**What is being asked**: Of the records that follow, copy only the lines from the line containing "(7 / 7)*(5^1)^5+" to the line containing "(10* 7)* 1* (((9+8", both included, exactly as written.

Segment Start: Data listing

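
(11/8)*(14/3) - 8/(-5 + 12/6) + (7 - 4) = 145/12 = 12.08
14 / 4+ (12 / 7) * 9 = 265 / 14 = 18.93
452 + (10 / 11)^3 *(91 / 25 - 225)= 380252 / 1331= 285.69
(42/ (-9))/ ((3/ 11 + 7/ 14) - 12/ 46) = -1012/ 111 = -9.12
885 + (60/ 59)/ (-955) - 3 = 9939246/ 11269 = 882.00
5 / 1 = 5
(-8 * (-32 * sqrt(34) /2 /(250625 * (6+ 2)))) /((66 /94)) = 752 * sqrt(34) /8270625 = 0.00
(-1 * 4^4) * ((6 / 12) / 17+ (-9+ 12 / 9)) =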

Segment End: Data listing
Segment Start: Data listing

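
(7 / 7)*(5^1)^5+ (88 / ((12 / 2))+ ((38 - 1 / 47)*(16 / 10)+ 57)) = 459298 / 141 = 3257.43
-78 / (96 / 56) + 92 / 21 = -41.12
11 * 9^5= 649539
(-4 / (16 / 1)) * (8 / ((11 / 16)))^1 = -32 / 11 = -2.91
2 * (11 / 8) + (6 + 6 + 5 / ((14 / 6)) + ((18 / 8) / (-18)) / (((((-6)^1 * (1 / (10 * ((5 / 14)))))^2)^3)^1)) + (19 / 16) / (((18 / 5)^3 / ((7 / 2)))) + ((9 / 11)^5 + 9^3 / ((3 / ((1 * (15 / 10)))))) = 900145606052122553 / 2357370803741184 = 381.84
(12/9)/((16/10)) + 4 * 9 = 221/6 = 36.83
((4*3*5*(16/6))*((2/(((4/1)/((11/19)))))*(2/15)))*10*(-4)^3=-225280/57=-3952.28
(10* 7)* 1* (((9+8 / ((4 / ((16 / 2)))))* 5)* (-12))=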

Segment End: Data listing

**Problem solution**:
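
(7 / 7)*(5^1)^5+ (88 / ((12 / 2))+ ((38 - 1 / 47)*(16 / 10)+ 57)) = 459298 / 141 = 3257.43
-78 / (96 / 56) + 92 / 21 = -41.12
11 * 9^5= 649539
(-4 / (16 / 1)) * (8 / ((11 / 16)))^1 = -32 / 11 = -2.91
2 * (11 / 8) + (6 + 6 + 5 / ((14 / 6)) + ((18 / 8) / (-18)) / (((((-6)^1 * (1 / (10 * ((5 / 14)))))^2)^3)^1)) + (19 / 16) / (((18 / 5)^3 / ((7 / 2)))) + ((9 / 11)^5 + 9^3 / ((3 / ((1 * (15 / 10)))))) = 900145606052122553 / 2357370803741184 = 381.84
(12/9)/((16/10)) + 4 * 9 = 221/6 = 36.83
((4*3*5*(16/6))*((2/(((4/1)/((11/19)))))*(2/15)))*10*(-4)^3=-225280/57=-3952.28
(10* 7)* 1* (((9+8 / ((4 / ((16 / 2)))))* 5)* (-12))=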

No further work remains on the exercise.